ENTRIES PROVIDED =>
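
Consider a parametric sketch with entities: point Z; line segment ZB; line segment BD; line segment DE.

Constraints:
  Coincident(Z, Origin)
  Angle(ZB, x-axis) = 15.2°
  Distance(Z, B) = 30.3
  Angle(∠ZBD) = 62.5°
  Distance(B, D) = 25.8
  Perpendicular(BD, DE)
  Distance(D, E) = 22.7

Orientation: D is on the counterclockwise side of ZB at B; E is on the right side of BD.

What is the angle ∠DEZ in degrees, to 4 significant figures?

13.40°

∠ZBD = 62.5°, so BD runs at 15.2° + (180° − 62.5°) = 132.7° from the x-axis; with |BD| = 25.8, D = B + 25.8·(cos 132.7°, sin 132.7°) = (11.74, 26.91). BD ⟂ DE; with |DE| = 22.7 on the right of BD, E = D + 22.7·(0.7349, 0.6782) = (28.43, 42.30). Then cos ∠DEZ = ED·EZ / (|ED||EZ|), giving 13.40°.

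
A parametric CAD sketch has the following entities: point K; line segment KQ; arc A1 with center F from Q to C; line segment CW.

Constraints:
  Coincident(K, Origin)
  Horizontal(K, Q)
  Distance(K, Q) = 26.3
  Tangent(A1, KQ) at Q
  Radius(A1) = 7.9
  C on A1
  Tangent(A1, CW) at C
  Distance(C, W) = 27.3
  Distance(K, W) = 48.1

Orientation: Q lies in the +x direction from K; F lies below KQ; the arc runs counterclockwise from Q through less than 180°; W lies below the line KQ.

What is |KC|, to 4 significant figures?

22.57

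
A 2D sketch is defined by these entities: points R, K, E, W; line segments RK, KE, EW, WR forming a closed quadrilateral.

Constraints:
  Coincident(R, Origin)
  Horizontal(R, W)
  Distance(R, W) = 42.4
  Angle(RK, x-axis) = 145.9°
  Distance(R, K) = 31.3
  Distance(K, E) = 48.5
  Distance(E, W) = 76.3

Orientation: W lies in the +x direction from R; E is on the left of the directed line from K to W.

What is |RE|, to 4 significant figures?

60.84

R is at the origin; RW is horizontal with |RW| = 42.4 and W in +x, so W = (42.4, 0). RK runs at 145.9° with |RK| = 31.3, so K = (-25.92, 17.55). E is determined by |KE| = 48.5 and |EW| = 76.3 together: it lies at the intersection of circle(K, 48.5) and circle(W, 76.3). With |KW| = 70.54, the foot of the radical line on KW is 10.67 from K and the perpendicular offset is √(48.5² − 10.67²) = 47.31. Taking the left-of-KW solution: E = (-3.809, 60.72).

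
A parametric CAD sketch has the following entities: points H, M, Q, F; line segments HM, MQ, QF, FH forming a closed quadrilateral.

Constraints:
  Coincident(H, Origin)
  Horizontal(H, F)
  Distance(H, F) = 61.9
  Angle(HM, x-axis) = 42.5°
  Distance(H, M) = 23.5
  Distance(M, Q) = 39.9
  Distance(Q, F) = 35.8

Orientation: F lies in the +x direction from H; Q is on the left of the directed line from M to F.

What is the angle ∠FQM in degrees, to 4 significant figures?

77.16°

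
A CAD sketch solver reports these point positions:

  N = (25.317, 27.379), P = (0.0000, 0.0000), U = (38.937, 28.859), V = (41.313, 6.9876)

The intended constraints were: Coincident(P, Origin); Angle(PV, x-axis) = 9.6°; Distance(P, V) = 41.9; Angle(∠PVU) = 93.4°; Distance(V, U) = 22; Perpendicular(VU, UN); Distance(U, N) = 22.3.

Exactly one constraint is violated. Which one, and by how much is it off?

Distance(U, N) = 22.3 — off by 8.60.

P = (0.00, 0.00) ✓; PV at 9.600° ✓; |PV| = 41.90 ✓; ∠PVU = 93.40° ✓; |VU| = 22.00 ✓; ∠(VU, UN) = 90.00° ✓; |UN| = 13.70 ✗.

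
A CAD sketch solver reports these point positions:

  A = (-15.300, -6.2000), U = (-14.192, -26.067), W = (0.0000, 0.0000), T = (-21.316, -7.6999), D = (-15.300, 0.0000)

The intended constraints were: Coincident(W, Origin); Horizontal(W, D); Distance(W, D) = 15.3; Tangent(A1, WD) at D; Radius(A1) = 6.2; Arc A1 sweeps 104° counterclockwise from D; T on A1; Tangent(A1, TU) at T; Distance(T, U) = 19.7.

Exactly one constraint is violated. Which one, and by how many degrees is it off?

Tangent(A1, TU) at T — off by 7.20°.

W = (0.00, 0.00) ✓; W.y = 0.00, D.y = 0.00 ✓; |WD| = 15.30 ✓; ∠(AD, DW) = 90.00° ✓; |AD| = 6.200 ✓; bearing(A→T) − bearing(A→D) = 104.0° ✓; |AT| = 6.200 ✓; ∠(AT, TU) = 82.80° ✗; |TU| = 19.70 ✓.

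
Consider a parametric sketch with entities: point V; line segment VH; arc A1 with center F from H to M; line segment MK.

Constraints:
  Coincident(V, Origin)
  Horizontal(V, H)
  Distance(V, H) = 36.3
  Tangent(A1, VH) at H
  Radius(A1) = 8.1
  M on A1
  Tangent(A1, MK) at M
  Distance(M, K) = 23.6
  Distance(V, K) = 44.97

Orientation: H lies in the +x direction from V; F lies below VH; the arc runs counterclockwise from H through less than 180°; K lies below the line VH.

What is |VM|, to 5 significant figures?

29.678

V is at the origin; VH is horizontal with |VH| = 36.3 and H on the +x side, so H = (36.300, 0.0000). Since A1 is tangent to VH there, FH ⟂ VH, so F = H + (0, -8.1) = (36.300, -8.1000). Since FM ⟂ MK (tangency), |FK| = √(8.1² + 23.6²) = 24.951 regardless of where M sits on A1. So K lies on both circle(V, 44.97) and circle(F, 24.951); the below-VH intersection is K = (31.082, -32.500). M is the foot of the tangent from K: M = (28.258, -9.0691).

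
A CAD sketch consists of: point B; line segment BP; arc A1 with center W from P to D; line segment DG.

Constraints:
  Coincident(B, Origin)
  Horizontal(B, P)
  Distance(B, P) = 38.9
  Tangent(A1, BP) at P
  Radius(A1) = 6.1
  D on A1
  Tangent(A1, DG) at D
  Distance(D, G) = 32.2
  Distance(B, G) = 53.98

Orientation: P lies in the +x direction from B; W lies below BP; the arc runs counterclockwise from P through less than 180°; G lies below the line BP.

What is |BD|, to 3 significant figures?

33.6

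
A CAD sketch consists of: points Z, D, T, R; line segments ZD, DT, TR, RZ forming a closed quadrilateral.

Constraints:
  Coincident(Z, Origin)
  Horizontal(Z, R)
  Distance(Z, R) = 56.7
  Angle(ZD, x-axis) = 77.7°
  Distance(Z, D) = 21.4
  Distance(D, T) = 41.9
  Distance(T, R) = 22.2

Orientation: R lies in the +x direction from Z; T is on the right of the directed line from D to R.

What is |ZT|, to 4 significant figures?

36.39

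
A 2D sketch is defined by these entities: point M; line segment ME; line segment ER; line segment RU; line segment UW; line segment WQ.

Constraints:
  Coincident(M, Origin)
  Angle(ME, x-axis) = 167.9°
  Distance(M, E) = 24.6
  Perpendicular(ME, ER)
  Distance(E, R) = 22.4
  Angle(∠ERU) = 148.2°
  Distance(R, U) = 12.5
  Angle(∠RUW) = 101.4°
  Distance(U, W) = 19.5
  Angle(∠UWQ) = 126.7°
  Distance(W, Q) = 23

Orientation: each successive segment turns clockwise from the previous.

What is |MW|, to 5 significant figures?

26.228

M is at the origin; ME runs at 167.9° with length 24.6, so E = (-24.053, 5.1566). ME is perpendicular to ER, so ER runs at 77.900°; with |ER| = 22.4, R = (-19.358, 27.059). ∠ERU = 148.2° gives RU at 46.100° from the x-axis; with |RU| = 12.5, U = (-10.690, 36.066). ∠RUW = 101.4° gives UW at -32.500° from the x-axis; with |UW| = 19.5, W = (5.7556, 25.589). Then |MW| = |W − M| = 26.228.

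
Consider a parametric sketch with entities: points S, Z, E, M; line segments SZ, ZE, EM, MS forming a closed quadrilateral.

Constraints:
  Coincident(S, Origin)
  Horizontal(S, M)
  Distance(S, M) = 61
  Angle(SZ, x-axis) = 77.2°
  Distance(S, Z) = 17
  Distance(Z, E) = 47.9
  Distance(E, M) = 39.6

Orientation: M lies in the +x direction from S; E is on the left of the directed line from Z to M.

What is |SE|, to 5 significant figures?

59.907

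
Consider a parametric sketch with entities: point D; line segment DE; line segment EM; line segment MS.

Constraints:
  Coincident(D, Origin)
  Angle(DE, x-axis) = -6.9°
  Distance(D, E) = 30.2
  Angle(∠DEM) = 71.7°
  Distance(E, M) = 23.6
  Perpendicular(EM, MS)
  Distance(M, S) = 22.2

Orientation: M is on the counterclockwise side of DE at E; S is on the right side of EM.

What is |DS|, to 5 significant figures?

52.795

D is at the origin; DE runs at -6.9° with length 30.2, so E = 30.2·(cos -6.9°, sin -6.9°) = (29.981, -3.6281). ∠DEM = 71.7°, so EM runs at -6.9° + (180° − 71.7°) = 101.40° from the x-axis; with |EM| = 23.6, M = E + 23.6·(cos 101.40°, sin 101.40°) = (25.317, 19.506). The perpendicularity gives MS at right angles to EM; with |MS| = 22.2 on the right of EM, S = M + 22.2·(0.98027, 0.19766) = (47.079, 23.894). Then |DS| = |S − D| = 52.795.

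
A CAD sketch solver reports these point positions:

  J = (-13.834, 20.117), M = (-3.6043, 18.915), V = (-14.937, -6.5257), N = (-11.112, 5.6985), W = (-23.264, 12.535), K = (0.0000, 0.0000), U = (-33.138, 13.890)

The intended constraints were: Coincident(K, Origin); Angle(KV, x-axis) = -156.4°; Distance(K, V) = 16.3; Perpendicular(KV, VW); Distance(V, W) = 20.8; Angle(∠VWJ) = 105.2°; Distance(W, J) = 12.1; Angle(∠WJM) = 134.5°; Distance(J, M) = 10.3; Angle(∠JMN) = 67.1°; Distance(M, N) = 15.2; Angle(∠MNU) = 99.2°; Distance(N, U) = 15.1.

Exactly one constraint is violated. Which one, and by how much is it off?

Distance(N, U) = 15.1 — off by 8.40.

K = (0.00, 0.00) ✓; KV at -156.4° ✓; |KV| = 16.30 ✓; ∠(KV, VW) = 90.00° ✓; |VW| = 20.80 ✓; ∠VWJ = 105.2° ✓; |WJ| = 12.10 ✓; ∠WJM = 134.5° ✓; |JM| = 10.30 ✓; ∠JMN = 67.10° ✓; |MN| = 15.20 ✓; ∠MNU = 99.20° ✓; |NU| = 23.50 ✗.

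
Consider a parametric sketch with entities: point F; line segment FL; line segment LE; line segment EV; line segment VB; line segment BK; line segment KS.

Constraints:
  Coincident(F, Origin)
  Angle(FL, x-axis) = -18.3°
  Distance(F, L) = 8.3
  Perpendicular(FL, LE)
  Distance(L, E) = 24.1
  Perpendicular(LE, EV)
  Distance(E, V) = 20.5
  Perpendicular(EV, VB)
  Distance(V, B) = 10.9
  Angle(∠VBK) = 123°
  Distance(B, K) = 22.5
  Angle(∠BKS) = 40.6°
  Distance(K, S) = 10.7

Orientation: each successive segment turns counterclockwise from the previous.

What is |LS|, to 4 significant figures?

12.14

F is at the origin; FL runs at -18.3° with length 8.3, so L = (7.880, -2.606). FL ⟂ LE, so LE runs at 71.70°; with |LE| = 24.1, E = (15.45, 20.28). The perpendicularity gives EV at right angles to LE, so EV runs at 161.7°; with |EV| = 20.5, V = (-4.016, 26.71). The perpendicularity gives VB at right angles to EV, so VB runs at -108.3°; with |VB| = 10.9, B = (-7.438, 16.36). ∠VBK = 123.0° gives BK at -51.30° from the x-axis; with |BK| = 22.5, K = (6.630, -1.197). ∠BKS = 40.6° gives KS at 88.10° from the x-axis; with |KS| = 10.7, S = (6.984, 9.498). Then |LS| = |S − L| = 12.14.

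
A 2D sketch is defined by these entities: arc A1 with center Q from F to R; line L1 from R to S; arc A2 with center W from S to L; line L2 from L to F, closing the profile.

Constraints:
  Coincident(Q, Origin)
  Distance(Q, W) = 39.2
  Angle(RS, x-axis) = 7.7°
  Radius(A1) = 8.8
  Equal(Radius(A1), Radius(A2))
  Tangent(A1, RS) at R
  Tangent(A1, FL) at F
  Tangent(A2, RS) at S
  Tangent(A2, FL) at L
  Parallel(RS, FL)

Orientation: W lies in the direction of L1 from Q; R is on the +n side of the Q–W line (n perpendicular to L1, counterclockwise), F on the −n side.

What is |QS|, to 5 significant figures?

40.176

Tangency of A1 to both parallel lines with radius 8.8 puts R and F at Q ± 8.8·n: R = (-1.1791, 8.7207), F = (1.1791, -8.7207). Equal radii place S and L the same way about W: S = W + 8.8·n = (37.667, 13.973), L = W − 8.8·n = (40.026, -3.4684). Then |QS| = |S − Q| = 40.176.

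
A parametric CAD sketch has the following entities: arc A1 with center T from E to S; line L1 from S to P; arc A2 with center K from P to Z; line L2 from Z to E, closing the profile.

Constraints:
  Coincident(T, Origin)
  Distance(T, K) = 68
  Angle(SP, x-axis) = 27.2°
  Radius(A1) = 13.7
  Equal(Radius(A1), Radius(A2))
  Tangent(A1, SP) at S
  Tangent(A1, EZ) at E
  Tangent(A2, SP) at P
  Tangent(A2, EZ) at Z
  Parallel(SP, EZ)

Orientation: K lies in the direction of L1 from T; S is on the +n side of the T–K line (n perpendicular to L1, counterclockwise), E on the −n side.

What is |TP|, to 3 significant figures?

69.4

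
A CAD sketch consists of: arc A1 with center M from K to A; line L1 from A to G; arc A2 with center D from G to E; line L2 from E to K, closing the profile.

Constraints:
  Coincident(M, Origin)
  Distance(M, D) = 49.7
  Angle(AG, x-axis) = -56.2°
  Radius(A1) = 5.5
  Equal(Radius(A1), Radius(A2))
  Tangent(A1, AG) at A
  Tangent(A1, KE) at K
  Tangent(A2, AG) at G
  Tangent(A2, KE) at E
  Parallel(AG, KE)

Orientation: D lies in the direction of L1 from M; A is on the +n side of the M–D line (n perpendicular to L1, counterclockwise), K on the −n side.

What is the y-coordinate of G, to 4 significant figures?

-38.24

The slot axis is L1's direction at -56.2°, so u = (cos -56.2°, sin -56.2°) = (0.5563, -0.8310) and n = (−sin -56.2°, cos -56.2°) = (0.8310, 0.5563). M is at the origin and D lies 49.7 along u from M, so D = 49.7·u = (27.65, -41.30). Tangency of A1 to both parallel lines with radius 5.5 puts A and K at M ± 5.5·n: A = (4.570, 3.060), K = (-4.570, -3.060). Equal radii place G and E the same way about D: G = D + 5.5·n = (32.22, -38.24), E = D − 5.5·n = (23.08, -44.36). So G.y = -38.24.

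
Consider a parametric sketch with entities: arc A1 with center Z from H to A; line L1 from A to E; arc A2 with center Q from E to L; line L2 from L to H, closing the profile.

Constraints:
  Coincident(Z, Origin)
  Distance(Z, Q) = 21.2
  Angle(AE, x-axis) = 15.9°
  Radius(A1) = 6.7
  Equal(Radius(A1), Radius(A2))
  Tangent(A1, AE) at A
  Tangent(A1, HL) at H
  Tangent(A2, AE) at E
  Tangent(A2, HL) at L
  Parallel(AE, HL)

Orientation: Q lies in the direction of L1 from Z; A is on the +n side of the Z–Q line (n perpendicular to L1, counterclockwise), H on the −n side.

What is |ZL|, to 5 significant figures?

22.234

Tangency of A1 to both parallel lines with radius 6.7 puts A and H at Z ± 6.7·n: A = (-1.8355, 6.4437), H = (1.8355, -6.4437). Equal radii place E and L the same way about Q: E = Q + 6.7·n = (18.553, 12.252), L = Q − 6.7·n = (22.224, -0.63573). Then |ZL| = |L − Z| = 22.234.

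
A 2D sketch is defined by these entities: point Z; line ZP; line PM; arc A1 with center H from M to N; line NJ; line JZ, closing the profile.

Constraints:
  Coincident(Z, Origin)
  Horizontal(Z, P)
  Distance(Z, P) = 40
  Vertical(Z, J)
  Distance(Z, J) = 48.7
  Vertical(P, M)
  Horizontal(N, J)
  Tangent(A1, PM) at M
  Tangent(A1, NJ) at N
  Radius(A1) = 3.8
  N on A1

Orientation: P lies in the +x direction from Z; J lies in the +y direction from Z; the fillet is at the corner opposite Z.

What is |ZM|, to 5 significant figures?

60.133

Z is at the origin; ZP is horizontal with |ZP| = 40.0 and P on the +x side, so P = (40.000, 0.0000). ZJ is vertical with |ZJ| = 48.7 and J on the +y side, so J = (0.0000, 48.700). The virtual corner opposite Z is at (40.000, 48.700). The tangent condition forces HM to be normal to PM and A1 meets NJ tangentially, so HN is at right angles to NJ, with radius 3.8, so the center H sits 3.8 in from both sides at H = (36.200, 44.900). That places the tangent points at M = (40.000, 44.900) on PM and N = (36.200, 48.700) on NJ. Then |ZM| = |M − Z| = 60.133.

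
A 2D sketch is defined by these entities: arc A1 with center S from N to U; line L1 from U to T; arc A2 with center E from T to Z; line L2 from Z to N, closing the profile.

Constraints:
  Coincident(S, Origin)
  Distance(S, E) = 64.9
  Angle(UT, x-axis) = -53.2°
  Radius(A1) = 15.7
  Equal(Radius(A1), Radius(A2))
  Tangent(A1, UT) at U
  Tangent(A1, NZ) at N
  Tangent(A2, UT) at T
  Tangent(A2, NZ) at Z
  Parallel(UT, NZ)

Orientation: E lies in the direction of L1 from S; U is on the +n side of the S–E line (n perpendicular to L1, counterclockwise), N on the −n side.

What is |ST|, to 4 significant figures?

66.77

The slot axis is L1's direction at -53.2°, so u = (cos -53.2°, sin -53.2°) = (0.5990, -0.8007) and n = (−sin -53.2°, cos -53.2°) = (0.8007, 0.5990). S is at the origin and E lies 64.9 along u from S, so E = 64.9·u = (38.88, -51.97). Tangency of A1 to both parallel lines with radius 15.7 puts U and N at S ± 15.7·n: U = (12.57, 9.405), N = (-12.57, -9.405). Equal radii place T and Z the same way about E: T = E + 15.7·n = (51.45, -42.56), Z = E − 15.7·n = (26.31, -61.37). Then |ST| = |T − S| = 66.77.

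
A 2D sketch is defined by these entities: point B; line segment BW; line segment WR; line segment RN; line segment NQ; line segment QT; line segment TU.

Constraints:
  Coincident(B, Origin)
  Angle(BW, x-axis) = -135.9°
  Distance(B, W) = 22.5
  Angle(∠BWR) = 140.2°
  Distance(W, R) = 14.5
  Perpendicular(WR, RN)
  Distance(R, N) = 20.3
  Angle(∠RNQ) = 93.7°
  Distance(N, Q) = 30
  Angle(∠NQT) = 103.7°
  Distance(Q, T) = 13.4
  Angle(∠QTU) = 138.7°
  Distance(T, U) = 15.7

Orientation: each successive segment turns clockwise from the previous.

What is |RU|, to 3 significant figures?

28.0

B is at the origin; BW runs at -135.9° with length 22.5, so W = (-16.2, -15.7). ∠BWR = 140.2° gives WR at -176° from the x-axis; with |WR| = 14.5, R = (-30.6, -16.7). WR is perpendicular to RN, so RN runs at 94.3°; with |RN| = 20.3, N = (-32.1, 3.50). ∠RNQ = 93.7° gives NQ at 8.00° from the x-axis; with |NQ| = 30.0, Q = (-2.43, 7.67). ∠NQT = 103.7° gives QT at -68.3° from the x-axis; with |QT| = 13.4, T = (2.52, -4.78). ∠QTU = 138.7° gives TU at -110° from the x-axis; with |TU| = 15.7, U = (-2.74, -19.6). Then |RU| = |U − R| = 28.0.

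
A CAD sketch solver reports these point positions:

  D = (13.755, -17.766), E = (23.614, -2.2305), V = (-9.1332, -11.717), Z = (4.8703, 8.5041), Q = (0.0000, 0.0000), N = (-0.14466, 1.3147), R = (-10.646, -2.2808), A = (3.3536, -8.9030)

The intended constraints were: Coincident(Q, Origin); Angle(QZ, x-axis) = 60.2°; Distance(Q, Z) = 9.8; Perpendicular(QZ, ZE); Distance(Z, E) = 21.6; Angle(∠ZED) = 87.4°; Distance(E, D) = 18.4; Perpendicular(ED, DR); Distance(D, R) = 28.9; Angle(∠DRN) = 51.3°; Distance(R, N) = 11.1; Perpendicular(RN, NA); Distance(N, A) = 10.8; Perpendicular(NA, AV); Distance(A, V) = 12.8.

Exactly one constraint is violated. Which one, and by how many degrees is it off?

Perpendicular(NA, AV) — off by 6.20°.

Q = (0.00, 0.00) ✓; QZ at 60.20° ✓; |QZ| = 9.800 ✓; ∠(QZ, ZE) = 90.00° ✓; |ZE| = 21.60 ✓; ∠ZED = 87.40° ✓; |ED| = 18.40 ✓; ∠(ED, DR) = 90.00° ✓; |DR| = 28.90 ✓; ∠DRN = 51.30° ✓; |RN| = 11.10 ✓; ∠(RN, NA) = 90.00° ✓; |NA| = 10.80 ✓; ∠(NA, AV) = 96.20° ✗; |AV| = 12.80 ✓.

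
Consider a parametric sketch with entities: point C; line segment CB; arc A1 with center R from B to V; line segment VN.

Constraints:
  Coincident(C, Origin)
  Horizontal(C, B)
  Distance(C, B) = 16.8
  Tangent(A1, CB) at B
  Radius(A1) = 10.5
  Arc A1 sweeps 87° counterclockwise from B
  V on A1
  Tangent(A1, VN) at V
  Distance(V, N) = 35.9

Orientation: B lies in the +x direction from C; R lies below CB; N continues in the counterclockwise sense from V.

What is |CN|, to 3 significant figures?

46.0

On A1, B sits at bearing 90° from R; an 87° counterclockwise sweep puts V at bearing 177°, so V = R + 10.5·(cos 177°, sin 177°) = (6.31, -9.95). Tangency of A1 to VN means the radius RV is perpendicular to VN, so VN runs along (−sin 177°, cos 177°); with |VN| = 35.9, N = (4.44, -45.8). Then |CN| = |N − C| = 46.0.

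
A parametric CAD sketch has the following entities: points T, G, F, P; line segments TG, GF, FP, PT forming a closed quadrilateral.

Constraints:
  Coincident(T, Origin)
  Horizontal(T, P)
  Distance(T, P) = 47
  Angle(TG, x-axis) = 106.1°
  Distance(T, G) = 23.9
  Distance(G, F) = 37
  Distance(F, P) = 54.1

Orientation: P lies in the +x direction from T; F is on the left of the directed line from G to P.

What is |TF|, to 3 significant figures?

52.0

Checks: |GF| = 37.00 ✓; |FP| = 54.10 ✓.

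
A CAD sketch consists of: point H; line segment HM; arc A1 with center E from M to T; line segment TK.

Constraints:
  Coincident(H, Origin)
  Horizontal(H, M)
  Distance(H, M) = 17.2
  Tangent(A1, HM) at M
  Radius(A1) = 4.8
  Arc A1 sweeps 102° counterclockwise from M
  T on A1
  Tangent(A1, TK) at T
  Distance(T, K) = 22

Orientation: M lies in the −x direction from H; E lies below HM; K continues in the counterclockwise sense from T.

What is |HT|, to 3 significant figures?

22.6

H is at the origin; HM is horizontal with |HM| = 17.2 and M on the −x side, so M = (-17.2, 0.00). The tangent condition forces EM to be normal to HM, so E = M + (0, -4.8) = (-17.2, -4.80). On A1, M sits at bearing 90° from E; a 102° counterclockwise sweep puts T at bearing 192°, so T = E + 4.8·(cos 192°, sin 192°) = (-21.9, -5.80). Then |HT| = |T − H| = 22.6.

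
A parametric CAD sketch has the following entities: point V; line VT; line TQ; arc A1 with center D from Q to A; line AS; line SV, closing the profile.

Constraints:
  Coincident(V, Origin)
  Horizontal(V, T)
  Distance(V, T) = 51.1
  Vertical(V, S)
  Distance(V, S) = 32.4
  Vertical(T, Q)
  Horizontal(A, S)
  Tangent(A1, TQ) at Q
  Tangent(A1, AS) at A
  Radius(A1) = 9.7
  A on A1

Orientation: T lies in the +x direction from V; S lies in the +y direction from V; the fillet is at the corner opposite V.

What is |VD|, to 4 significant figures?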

YOUR TASK =>
Could you restate word for word the lines above, from the one that contains "Tangent(A1, NJ) at N" through the one that contains "Perpendicular(WR, RN)", and no others?

SOLUTION =>
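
  Tangent(A1, NJ) at N
  Radius(A1) = 3.8
  N on A1

Orientation: P lies in the +x direction from Z; J lies in the +y direction from Z; the fillet is at the corner opposite Z.

What is |ZM|, to 5 significant figures?

60.133

Z is at the origin; ZP is horizontal with |ZP| = 40.0 and P on the +x side, so P = (40.000, 0.0000). ZJ is vertical with |ZJ| = 48.7 and J on the +y side, so J = (0.0000, 48.700). The virtual corner opposite Z is at (40.000, 48.700). The tangent condition forces HM to be normal to PM and A1 meets NJ tangentially, so HN is at right angles to NJ, with radius 3.8, so the center H sits 3.8 in from both sides at H = (36.200, 44.900). That places the tangent points at M = (40.000, 44.900) on PM and N = (36.200, 48.700) on NJ. Then |ZM| = |M − Z| = 60.133.

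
A 2D sketch is defined by these entities: arc A1 with center S from N to U; line L1 from U to T; arc A2 with center E from T to Z; line L2 from Z to N, closing the profile.

Constraints:
  Coincident(S, Origin)
  Distance(S, E) = 64.9
  Angle(UT, x-axis) = -53.2°
  Radius(A1) = 15.7
  Equal(Radius(A1), Radius(A2))
  Tangent(A1, UT) at U
  Tangent(A1, NZ) at N
  Tangent(A2, UT) at T
  Tangent(A2, NZ) at Z
  Parallel(UT, NZ)

Orientation: E lies in the direction of L1 from S; U is on the +n side of the S–E line (n perpendicular to L1, counterclockwise), N on the −n side.

What is |ST|, to 4 significant figures?

66.77

The slot axis is L1's direction at -53.2°, so u = (cos -53.2°, sin -53.2°) = (0.5990, -0.8007) and n = (−sin -53.2°, cos -53.2°) = (0.8007, 0.5990). S is at the origin and E lies 64.9 along u from S, so E = 64.9·u = (38.88, -51.97). Tangency of A1 to both parallel lines with radius 15.7 puts U and N at S ± 15.7·n: U = (12.57, 9.405), N = (-12.57, -9.405). Equal radii place T and Z the same way about E: T = E + 15.7·n = (51.45, -42.56), Z = E − 15.7·n = (26.31, -61.37). Then |ST| = |T − S| = 66.77.

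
A 2D sketch is defined by these entities: point B; line segment BW; line segment WR; line segment RN; line segment NQ; line segment QT; line segment TU.

Constraints:
  Coincident(B, Origin)
  Angle(BW, x-axis) = -135.9°
  Distance(B, W) = 22.5
  Angle(∠BWR) = 140.2°
  Distance(W, R) = 14.5
  Perpendicular(WR, RN)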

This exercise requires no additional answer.